◆ **Problem statement**:
Keeping every line intact, repeat the data word for word.

______

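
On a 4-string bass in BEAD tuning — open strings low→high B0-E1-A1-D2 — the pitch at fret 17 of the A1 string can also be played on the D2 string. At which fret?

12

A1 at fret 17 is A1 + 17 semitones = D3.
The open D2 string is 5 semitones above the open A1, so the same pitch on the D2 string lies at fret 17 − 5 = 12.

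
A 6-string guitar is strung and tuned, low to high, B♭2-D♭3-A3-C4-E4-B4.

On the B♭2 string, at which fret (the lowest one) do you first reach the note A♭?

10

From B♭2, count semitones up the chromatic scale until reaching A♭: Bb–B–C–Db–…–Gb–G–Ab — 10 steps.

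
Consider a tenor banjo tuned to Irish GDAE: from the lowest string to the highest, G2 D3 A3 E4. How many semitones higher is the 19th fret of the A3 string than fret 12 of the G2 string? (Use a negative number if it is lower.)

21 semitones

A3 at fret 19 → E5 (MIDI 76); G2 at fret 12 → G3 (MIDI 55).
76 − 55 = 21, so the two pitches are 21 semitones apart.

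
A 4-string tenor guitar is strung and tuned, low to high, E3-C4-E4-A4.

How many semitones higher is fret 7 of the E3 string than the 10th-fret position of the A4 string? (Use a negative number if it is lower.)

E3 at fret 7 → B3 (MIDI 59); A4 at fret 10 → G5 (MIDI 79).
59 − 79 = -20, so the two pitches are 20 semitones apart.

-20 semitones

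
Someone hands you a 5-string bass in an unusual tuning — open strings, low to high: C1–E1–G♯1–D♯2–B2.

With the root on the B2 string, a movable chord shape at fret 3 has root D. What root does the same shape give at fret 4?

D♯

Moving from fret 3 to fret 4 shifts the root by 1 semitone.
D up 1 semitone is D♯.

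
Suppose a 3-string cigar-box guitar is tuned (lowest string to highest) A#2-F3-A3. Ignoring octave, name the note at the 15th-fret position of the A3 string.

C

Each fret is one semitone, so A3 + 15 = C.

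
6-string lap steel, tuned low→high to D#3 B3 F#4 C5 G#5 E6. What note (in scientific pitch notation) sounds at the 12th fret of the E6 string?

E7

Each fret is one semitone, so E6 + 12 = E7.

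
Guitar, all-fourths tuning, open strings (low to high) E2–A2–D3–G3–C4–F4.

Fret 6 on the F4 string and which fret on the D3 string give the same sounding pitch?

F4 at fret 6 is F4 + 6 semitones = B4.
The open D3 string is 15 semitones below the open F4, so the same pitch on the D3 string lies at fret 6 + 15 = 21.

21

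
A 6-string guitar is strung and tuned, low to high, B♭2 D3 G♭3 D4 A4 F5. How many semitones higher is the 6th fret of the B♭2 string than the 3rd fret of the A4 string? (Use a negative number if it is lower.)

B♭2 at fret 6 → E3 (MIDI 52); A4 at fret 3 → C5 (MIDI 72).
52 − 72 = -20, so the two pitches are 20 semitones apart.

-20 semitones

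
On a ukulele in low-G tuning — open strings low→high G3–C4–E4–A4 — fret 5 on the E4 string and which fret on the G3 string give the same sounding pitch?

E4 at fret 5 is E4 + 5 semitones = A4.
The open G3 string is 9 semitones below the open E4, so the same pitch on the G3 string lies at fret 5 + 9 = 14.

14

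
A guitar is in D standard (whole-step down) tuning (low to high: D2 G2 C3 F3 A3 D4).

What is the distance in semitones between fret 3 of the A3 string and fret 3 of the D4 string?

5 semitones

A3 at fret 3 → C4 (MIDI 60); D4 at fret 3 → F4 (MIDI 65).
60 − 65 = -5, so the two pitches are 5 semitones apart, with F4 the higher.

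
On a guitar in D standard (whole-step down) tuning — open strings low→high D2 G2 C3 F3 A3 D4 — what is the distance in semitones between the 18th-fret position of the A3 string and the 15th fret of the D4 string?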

______

◆ **Output below**:
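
On a 4-string bass in BEAD tuning — open strings low→high B0-E1-A1-D2 — the pitch at fret 17 of the A1 string can also be played on the D2 string. At which fret?

12

A1 at fret 17 is A1 + 17 semitones = D3.
The open D2 string is 5 semitones above the open A1, so the same pitch on the D2 string lies at fret 17 − 5 = 12.

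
A 6-string guitar is strung and tuned, low to high, B♭2-D♭3-A3-C4-E4-B4.

On the B♭2 string, at which fret (the lowest one) do you first reach the note A♭?

10

From B♭2, count semitones up the chromatic scale until reaching A♭: Bb–B–C–Db–…–Gb–G–Ab — 10 steps.

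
Consider a tenor banjo tuned to Irish GDAE: from the lowest string to the highest, G2 D3 A3 E4. How many semitones higher is the 19th fret of the A3 string than fret 12 of the G2 string? (Use a negative number if it is lower.)

21 semitones

A3 at fret 19 → E5 (MIDI 76); G2 at fret 12 → G3 (MIDI 55).
76 − 55 = 21, so the two pitches are 21 semitones apart.

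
A 4-string tenor guitar is strung and tuned, low to high, E3-C4-E4-A4.

How many semitones higher is fret 7 of the E3 string than the 10th-fret position of the A4 string? (Use a negative number if it is lower.)

E3 at fret 7 → B3 (MIDI 59); A4 at fret 10 → G5 (MIDI 79).
59 − 79 = -20, so the two pitches are 20 semitones apart.

-20 semitones

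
Someone hands you a 5-string bass in an unusual tuning — open strings, low to high: C1–E1–G♯1–D♯2–B2.

With the root on the B2 string, a movable chord shape at fret 3 has root D. What root does the same shape give at fret 4?

D♯

Moving from fret 3 to fret 4 shifts the root by 1 semitone.
D up 1 semitone is D♯.

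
Suppose a 3-string cigar-box guitar is tuned (lowest string to highest) A#2-F3-A3. Ignoring octave, name the note at the 15th-fret position of the A3 string.

C

Each fret is one semitone, so A3 + 15 = C.

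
6-string lap steel, tuned low→high to D#3 B3 F#4 C5 G#5 E6. What note (in scientific pitch notation) sounds at the 12th fret of the E6 string?

E7

Each fret is one semitone, so E6 + 12 = E7.

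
Guitar, all-fourths tuning, open strings (low to high) E2–A2–D3–G3–C4–F4.

Fret 6 on the F4 string and which fret on the D3 string give the same sounding pitch?

F4 at fret 6 is F4 + 6 semitones = B4.
The open D3 string is 15 semitones below the open F4, so the same pitch on the D3 string lies at fret 6 + 15 = 21.

21

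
A 6-string guitar is strung and tuned, low to high, B♭2 D3 G♭3 D4 A4 F5. How many semitones higher is the 6th fret of the B♭2 string than the 3rd fret of the A4 string? (Use a negative number if it is lower.)

B♭2 at fret 6 → E3 (MIDI 52); A4 at fret 3 → C5 (MIDI 72).
52 − 72 = -20, so the two pitches are 20 semitones apart.

-20 semitones

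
On a ukulele in low-G tuning — open strings low→high G3–C4–E4–A4 — fret 5 on the E4 string and which fret on the G3 string give the same sounding pitch?

E4 at fret 5 is E4 + 5 semitones = A4.
The open G3 string is 9 semitones below the open E4, so the same pitch on the G3 string lies at fret 5 + 9 = 14.

14

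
A guitar is in D standard (whole-step down) tuning (low to high: D2 G2 C3 F3 A3 D4).

What is the distance in semitones between fret 3 of the A3 string and fret 3 of the D4 string?

5 semitones

A3 at fret 3 → C4 (MIDI 60); D4 at fret 3 → F4 (MIDI 65).
60 − 65 = -5, so the two pitches are 5 semitones apart, with F4 the higher.

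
On a guitar in D standard (whole-step down) tuning — open strings low→high D2 G2 C3 F3 A3 D4 — what is the distance in semitones between the 18th-fret position of the A3 string and the 15th fret of the D4 string?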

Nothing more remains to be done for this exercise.